§ **TASK DETAILS**
Go to the line containing "Identify the order" in the records below and print it and every following line exactly, on through the line containing "3y'' + 6y' + 78y = 0", then stop.

§ **TASK INPUT**
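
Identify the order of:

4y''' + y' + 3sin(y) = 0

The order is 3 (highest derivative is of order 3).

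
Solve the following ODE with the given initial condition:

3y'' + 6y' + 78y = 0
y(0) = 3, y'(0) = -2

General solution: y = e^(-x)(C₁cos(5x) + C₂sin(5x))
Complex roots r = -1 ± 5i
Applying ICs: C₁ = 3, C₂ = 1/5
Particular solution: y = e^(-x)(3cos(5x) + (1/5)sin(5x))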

--

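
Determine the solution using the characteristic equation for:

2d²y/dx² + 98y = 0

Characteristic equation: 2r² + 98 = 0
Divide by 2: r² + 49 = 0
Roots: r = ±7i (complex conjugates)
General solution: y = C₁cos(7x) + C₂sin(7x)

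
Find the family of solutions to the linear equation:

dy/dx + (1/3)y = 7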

--

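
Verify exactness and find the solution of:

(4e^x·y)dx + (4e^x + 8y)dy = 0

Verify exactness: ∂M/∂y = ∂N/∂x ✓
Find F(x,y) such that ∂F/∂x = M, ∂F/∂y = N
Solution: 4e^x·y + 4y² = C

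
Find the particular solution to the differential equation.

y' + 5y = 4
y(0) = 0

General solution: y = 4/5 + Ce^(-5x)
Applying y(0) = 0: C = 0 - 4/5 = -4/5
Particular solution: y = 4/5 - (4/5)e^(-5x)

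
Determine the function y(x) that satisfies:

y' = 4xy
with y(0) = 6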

§ **ANSWER SECTION**
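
Identify the order of:

4y''' + y' + 3sin(y) = 0

The order is 3 (highest derivative is of order 3).

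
Solve the following ODE with the given initial condition:

3y'' + 6y' + 78y = 0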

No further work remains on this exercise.